Stored data entries:
::::::::::
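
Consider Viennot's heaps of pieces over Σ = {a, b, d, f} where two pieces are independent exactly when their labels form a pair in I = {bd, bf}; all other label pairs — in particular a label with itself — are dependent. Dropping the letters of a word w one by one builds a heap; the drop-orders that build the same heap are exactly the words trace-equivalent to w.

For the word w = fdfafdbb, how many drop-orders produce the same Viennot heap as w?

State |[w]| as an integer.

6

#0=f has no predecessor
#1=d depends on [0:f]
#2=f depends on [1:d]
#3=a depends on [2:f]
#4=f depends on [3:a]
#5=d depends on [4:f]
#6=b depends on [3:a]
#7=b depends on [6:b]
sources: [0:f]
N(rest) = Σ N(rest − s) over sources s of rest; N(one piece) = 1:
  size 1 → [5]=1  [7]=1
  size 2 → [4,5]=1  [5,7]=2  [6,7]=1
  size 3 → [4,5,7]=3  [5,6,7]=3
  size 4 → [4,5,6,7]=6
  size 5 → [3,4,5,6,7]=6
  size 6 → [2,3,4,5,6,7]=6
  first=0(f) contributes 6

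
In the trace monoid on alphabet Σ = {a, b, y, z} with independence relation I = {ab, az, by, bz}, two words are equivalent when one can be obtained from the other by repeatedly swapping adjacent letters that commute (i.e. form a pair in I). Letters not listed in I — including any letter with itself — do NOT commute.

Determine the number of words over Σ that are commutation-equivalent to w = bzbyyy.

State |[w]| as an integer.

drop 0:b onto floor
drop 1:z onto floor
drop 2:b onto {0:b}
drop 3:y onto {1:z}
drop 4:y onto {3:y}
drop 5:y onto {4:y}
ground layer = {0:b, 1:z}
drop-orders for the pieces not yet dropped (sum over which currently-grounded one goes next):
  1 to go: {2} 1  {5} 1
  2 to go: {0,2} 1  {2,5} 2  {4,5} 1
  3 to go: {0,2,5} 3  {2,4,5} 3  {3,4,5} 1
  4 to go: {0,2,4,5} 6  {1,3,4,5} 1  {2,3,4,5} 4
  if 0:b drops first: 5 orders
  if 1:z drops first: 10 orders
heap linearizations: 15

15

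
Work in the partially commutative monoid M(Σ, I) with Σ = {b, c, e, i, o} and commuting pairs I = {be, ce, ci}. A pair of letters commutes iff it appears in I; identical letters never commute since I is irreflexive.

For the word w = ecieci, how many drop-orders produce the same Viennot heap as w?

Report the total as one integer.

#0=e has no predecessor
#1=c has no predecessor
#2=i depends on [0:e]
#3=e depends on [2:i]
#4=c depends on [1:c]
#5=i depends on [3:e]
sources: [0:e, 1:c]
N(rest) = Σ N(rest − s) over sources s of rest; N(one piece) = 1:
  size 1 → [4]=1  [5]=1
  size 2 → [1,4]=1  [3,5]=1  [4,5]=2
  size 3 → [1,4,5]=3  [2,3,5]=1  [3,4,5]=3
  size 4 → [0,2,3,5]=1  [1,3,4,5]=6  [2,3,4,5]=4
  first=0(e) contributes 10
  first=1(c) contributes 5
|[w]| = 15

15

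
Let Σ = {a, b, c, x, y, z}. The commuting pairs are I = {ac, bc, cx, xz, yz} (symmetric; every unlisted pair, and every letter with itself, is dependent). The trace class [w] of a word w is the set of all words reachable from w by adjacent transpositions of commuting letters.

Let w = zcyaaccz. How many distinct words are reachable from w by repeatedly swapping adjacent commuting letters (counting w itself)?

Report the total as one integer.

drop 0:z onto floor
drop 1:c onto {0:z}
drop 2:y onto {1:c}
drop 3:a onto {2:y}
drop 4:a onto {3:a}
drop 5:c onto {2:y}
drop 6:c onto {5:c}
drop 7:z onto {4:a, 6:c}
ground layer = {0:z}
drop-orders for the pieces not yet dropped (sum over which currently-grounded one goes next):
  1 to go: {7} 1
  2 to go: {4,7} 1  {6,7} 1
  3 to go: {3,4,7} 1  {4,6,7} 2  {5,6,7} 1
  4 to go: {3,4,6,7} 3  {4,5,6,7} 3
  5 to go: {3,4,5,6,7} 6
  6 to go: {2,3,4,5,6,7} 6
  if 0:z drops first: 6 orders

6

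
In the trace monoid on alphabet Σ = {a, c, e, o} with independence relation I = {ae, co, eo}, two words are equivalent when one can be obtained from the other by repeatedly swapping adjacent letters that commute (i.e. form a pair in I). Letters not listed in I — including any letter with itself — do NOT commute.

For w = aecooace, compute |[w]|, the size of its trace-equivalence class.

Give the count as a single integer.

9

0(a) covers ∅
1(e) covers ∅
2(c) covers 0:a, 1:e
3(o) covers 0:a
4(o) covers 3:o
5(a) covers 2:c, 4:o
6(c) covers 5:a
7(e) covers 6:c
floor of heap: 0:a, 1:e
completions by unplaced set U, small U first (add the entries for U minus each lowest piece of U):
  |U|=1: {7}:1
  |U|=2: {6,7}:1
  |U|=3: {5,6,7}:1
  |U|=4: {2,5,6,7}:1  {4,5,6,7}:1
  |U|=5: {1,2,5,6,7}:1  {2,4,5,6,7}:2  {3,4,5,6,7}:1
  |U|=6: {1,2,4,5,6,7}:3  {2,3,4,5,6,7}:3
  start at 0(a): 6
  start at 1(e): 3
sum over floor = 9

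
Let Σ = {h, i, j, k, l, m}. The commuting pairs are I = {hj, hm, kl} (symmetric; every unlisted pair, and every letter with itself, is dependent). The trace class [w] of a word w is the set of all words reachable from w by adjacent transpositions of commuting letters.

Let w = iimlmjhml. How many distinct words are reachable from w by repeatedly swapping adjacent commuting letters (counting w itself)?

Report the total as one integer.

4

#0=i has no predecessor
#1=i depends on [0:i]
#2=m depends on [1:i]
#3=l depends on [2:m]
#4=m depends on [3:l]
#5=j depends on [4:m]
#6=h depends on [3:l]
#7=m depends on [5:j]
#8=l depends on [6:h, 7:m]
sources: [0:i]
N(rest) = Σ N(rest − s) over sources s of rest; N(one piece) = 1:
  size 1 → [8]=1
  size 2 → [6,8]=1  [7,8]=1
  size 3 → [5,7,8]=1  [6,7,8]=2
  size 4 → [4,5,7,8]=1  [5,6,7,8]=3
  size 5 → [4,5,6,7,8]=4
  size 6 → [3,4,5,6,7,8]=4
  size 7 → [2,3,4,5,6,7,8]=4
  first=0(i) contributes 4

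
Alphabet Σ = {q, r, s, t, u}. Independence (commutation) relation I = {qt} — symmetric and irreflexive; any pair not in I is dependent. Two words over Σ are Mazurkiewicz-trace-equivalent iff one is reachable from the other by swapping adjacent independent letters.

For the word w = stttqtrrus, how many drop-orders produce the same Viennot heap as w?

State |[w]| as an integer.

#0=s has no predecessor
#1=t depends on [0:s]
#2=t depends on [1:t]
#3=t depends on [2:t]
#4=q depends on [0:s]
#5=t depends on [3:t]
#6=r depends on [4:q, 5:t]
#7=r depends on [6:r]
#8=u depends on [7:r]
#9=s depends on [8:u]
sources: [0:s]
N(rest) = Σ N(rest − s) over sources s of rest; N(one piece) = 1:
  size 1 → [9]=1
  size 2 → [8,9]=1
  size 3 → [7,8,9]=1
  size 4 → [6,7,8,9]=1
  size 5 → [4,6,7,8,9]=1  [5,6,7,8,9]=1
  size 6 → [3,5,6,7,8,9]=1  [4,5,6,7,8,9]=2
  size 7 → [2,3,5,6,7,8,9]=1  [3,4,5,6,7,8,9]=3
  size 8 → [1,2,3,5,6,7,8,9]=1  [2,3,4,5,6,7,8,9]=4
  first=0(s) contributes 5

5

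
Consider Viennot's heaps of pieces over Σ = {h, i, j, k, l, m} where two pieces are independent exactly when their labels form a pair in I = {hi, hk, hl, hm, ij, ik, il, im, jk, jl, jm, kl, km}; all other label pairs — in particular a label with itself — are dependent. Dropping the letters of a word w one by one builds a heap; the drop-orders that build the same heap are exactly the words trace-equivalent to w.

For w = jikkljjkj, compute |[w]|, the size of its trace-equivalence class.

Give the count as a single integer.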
::::::::::
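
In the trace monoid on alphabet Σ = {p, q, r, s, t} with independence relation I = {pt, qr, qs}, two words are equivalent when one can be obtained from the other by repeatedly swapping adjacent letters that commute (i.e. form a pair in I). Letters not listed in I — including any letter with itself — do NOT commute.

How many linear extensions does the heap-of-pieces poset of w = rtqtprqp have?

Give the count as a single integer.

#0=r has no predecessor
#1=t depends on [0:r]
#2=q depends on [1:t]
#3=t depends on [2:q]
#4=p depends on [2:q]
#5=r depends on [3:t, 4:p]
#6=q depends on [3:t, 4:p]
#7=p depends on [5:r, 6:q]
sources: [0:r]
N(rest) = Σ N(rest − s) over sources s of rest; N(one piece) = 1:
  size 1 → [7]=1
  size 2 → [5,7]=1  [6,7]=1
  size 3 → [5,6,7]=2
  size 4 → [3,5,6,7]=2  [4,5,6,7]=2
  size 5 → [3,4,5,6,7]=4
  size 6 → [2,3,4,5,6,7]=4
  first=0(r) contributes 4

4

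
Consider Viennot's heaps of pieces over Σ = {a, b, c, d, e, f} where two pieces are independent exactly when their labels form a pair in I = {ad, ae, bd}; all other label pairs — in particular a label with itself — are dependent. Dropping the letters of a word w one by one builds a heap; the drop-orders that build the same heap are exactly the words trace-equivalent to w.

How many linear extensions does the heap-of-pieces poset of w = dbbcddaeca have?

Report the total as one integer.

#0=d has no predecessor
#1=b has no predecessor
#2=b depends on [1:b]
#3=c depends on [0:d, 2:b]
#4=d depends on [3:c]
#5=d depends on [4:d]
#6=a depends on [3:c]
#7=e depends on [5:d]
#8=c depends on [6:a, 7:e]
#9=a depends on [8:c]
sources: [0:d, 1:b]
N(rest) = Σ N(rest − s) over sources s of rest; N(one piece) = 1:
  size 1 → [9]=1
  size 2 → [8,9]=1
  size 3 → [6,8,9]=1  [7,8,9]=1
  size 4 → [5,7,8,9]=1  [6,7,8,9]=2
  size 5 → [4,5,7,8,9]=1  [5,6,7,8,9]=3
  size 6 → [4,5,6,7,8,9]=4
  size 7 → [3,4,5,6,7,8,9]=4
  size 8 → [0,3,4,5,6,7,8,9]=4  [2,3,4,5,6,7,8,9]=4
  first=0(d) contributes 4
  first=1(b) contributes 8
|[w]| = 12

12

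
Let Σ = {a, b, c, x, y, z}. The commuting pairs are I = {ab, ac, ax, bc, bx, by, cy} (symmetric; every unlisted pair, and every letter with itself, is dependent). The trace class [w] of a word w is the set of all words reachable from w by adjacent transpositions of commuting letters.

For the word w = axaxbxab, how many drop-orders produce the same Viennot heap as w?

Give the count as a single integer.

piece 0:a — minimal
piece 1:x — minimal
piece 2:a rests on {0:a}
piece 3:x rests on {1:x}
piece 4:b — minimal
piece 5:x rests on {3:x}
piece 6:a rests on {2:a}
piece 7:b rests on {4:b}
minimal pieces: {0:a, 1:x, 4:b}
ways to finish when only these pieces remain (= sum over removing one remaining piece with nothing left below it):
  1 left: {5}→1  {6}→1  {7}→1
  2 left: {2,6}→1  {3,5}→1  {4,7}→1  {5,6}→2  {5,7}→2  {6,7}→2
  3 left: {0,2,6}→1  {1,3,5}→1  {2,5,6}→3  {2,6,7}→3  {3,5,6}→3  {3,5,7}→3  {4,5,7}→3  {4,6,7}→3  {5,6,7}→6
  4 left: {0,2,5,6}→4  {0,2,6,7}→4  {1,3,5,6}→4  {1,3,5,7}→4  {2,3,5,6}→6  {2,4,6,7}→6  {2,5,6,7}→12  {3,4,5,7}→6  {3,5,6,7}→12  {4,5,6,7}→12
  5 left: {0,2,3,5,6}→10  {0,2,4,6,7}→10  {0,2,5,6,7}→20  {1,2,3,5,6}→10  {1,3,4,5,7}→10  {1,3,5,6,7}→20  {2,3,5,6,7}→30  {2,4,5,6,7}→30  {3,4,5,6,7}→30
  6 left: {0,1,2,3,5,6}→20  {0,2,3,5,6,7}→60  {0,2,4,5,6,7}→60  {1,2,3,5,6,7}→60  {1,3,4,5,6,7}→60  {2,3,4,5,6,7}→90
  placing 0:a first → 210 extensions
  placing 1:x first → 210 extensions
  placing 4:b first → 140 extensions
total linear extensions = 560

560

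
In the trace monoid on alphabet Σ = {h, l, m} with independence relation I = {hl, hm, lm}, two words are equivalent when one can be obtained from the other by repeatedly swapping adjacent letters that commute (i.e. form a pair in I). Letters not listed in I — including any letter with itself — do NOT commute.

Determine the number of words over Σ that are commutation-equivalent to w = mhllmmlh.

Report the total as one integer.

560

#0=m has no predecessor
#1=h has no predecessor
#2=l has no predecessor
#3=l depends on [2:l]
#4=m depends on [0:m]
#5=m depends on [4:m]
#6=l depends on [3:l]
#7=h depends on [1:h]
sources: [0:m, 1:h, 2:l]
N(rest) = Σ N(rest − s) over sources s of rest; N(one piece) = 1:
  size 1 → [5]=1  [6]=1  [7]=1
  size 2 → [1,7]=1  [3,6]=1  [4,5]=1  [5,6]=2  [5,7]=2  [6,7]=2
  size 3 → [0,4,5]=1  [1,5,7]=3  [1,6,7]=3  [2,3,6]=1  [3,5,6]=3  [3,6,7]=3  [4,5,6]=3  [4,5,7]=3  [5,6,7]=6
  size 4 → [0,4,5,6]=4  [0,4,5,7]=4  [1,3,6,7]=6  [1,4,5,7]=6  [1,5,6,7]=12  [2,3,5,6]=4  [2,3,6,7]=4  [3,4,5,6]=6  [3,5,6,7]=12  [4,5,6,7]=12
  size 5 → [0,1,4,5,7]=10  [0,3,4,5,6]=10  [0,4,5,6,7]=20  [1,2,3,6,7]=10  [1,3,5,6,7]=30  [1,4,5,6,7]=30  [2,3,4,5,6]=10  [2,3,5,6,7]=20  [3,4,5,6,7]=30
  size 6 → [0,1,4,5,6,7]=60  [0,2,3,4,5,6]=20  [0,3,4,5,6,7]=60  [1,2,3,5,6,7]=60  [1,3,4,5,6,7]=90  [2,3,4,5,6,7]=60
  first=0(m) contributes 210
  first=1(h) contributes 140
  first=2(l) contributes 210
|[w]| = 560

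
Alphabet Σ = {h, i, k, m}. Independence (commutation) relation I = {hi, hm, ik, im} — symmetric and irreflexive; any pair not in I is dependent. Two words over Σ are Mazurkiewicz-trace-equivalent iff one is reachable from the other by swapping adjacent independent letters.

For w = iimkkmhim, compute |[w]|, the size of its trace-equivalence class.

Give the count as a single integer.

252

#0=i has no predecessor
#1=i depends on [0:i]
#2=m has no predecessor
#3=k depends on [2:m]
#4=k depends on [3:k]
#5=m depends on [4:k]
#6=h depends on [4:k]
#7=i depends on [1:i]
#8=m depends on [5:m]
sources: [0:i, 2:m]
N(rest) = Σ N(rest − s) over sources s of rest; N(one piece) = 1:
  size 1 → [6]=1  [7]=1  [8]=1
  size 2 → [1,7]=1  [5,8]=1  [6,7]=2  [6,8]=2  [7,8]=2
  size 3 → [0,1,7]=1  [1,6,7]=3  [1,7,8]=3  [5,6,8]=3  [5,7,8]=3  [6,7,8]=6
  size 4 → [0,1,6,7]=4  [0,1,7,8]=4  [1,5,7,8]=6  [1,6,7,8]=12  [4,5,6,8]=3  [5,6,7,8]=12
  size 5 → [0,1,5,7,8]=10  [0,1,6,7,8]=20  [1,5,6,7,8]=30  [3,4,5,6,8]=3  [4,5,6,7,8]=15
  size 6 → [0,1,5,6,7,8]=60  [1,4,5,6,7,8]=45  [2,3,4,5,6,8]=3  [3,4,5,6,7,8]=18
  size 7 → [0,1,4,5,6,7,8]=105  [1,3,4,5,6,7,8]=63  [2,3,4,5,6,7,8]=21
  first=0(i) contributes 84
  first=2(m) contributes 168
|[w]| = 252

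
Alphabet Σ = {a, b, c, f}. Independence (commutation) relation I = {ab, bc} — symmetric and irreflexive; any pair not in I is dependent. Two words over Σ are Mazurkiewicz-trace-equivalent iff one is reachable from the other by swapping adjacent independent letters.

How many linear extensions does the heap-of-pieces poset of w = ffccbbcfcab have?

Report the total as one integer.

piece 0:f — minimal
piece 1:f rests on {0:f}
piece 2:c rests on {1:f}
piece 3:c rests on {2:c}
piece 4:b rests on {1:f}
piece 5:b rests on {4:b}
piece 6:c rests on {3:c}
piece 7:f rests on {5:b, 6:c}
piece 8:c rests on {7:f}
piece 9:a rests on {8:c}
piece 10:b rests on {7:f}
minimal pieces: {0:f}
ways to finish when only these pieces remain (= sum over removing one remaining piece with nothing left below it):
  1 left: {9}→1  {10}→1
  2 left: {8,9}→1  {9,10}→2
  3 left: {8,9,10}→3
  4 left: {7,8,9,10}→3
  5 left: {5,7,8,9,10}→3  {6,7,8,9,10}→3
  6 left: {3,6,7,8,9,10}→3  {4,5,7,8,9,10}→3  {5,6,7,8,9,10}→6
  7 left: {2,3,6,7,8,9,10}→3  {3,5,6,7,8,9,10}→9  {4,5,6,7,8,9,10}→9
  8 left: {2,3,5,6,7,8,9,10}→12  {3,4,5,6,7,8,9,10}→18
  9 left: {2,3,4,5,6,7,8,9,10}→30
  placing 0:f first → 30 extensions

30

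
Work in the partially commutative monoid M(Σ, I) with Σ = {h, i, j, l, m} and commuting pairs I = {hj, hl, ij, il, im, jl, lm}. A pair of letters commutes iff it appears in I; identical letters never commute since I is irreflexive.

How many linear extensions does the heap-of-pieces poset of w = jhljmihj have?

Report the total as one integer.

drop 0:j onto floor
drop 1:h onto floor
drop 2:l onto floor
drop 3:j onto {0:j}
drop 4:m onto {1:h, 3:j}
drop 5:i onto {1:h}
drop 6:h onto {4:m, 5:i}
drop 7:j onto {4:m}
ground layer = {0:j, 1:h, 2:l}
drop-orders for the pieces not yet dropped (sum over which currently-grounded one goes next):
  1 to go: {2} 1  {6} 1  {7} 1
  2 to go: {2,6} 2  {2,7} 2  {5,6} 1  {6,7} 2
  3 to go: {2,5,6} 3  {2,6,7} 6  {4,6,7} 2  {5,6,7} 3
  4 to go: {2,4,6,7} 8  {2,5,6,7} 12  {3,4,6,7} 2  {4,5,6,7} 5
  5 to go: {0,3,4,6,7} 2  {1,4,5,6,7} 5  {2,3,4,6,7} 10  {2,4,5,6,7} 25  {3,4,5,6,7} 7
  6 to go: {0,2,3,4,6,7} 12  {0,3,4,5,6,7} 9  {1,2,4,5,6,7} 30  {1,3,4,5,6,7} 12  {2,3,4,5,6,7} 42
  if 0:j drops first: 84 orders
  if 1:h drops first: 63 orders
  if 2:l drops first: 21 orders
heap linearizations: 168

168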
::::::::::
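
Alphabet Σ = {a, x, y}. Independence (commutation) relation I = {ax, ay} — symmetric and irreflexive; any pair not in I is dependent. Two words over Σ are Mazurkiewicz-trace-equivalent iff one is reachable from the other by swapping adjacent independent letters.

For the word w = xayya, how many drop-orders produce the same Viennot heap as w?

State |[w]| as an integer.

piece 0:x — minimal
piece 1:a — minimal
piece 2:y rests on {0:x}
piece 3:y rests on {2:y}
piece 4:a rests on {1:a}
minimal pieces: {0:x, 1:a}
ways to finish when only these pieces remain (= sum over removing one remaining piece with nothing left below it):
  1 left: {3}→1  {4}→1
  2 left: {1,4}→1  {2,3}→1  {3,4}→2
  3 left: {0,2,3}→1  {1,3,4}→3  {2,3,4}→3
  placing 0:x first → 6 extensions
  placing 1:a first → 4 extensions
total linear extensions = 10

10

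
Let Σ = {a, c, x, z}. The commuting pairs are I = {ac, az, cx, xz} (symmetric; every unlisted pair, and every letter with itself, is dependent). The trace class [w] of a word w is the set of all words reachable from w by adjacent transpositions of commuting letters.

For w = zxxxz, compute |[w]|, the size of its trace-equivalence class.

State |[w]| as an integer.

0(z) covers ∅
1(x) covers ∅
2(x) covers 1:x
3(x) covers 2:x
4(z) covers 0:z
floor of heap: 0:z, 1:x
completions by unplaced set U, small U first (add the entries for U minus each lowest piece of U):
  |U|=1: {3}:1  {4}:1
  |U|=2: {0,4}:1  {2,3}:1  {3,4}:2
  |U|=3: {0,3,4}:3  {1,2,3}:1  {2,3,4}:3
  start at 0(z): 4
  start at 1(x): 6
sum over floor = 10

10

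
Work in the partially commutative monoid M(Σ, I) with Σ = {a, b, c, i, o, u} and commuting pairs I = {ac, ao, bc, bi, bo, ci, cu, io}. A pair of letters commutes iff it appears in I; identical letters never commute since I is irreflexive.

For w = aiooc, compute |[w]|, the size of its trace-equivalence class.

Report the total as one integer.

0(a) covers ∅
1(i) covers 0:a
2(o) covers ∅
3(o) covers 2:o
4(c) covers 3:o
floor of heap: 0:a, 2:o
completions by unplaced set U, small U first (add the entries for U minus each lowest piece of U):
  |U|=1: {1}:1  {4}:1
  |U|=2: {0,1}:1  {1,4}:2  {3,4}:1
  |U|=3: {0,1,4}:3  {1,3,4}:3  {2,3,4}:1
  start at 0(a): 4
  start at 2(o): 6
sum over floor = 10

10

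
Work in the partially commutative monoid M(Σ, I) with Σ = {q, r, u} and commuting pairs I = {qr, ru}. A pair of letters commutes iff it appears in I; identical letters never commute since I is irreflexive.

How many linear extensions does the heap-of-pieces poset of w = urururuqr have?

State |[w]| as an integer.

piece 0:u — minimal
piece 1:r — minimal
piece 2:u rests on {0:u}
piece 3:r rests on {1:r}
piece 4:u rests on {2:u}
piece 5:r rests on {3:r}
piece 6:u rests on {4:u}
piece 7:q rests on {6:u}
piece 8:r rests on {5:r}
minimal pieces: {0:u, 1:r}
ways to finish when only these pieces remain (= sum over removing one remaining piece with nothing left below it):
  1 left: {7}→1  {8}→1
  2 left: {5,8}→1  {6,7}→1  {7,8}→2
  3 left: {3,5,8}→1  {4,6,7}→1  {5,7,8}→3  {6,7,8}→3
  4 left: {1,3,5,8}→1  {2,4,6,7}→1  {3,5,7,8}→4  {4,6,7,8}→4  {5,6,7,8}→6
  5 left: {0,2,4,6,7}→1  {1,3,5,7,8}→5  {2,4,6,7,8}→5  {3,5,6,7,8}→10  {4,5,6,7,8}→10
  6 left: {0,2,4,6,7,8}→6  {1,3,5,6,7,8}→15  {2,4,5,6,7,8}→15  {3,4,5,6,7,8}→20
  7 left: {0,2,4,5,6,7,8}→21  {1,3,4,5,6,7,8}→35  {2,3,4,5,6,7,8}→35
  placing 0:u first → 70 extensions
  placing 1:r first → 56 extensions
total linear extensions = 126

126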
::::::::::
Task statement: Only the lines with the string "where" are wanted; pick them out of the records above and copy them.

Written response:
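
Consider Viennot's heaps of pieces over Σ = {a, b, d, f} where two pieces are independent exactly when their labels form a pair in I = {bd, bf}; all other label pairs — in particular a label with itself — are dependent. Dropping the letters of a word w one by one builds a heap; the drop-orders that build the same heap are exactly the words trace-equivalent to w.
Consider Viennot's heaps of pieces over Σ = {h, i, j, k, l, m} where two pieces are independent exactly when their labels form a pair in I = {hi, hk, hl, hm, ij, ik, il, im, jk, jl, jm, kl, km}; all other label pairs — in particular a label with itself — are dependent. Dropping the letters of a word w one by one builds a heap; the drop-orders that build the same heap are exactly the words trace-equivalent to w.
Consider Viennot's heaps of pieces over Σ = {a, b, c, d, e, f} where two pieces are independent exactly when their labels form a pair in I = {ad, ae, bd}; all other label pairs — in particular a label with itself — are dependent. Dropping the letters of a word w one by one builds a heap; the drop-orders that build the same heap are exactly the words trace-equivalent to w.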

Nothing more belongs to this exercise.